■ Your assignment ■
Among the entries below, find the lines that hold the word "transfers" and report them.

■ Stored items ■
§ §

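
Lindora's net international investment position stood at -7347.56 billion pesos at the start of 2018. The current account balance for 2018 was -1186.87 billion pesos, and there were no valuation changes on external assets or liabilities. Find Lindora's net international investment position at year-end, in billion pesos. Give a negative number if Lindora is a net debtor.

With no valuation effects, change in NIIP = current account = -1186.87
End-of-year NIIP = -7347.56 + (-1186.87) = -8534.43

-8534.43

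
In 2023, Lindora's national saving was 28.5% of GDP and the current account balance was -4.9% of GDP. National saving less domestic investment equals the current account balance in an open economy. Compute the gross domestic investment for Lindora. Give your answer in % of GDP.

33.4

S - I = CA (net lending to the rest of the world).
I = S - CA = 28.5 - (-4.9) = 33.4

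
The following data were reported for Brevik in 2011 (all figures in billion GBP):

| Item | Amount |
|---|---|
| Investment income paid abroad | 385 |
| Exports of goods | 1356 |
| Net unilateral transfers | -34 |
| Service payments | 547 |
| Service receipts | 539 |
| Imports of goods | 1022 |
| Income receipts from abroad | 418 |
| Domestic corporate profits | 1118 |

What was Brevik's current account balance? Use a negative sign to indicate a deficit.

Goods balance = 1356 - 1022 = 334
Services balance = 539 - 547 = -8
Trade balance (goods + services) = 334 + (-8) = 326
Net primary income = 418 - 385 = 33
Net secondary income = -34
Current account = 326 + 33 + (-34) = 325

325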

§ §

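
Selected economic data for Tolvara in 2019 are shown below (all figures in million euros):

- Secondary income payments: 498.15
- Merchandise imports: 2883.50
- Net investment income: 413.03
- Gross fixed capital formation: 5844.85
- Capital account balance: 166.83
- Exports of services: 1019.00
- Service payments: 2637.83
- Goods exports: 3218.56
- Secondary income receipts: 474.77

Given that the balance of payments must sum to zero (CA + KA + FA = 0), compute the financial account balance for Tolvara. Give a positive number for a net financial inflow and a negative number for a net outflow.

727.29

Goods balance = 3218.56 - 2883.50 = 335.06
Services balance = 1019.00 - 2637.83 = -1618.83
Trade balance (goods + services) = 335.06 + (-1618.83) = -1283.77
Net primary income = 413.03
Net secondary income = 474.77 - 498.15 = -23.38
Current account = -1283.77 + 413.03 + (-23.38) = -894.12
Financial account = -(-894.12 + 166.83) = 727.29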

§ §

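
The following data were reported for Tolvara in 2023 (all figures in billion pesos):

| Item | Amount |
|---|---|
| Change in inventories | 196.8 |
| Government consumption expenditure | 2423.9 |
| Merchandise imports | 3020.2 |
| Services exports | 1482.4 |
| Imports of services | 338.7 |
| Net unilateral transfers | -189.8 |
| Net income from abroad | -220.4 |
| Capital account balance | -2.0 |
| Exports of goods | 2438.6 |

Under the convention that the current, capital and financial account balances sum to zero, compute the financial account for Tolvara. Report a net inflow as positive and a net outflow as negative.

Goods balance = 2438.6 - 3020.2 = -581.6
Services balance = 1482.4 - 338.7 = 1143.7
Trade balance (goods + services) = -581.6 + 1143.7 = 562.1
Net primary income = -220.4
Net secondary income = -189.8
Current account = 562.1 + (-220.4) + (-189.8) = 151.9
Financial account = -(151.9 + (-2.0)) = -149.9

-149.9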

§ §

■ Exercise output ■
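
| Net unilateral transfers | -34 |
| Net unilateral transfers | -189.8 |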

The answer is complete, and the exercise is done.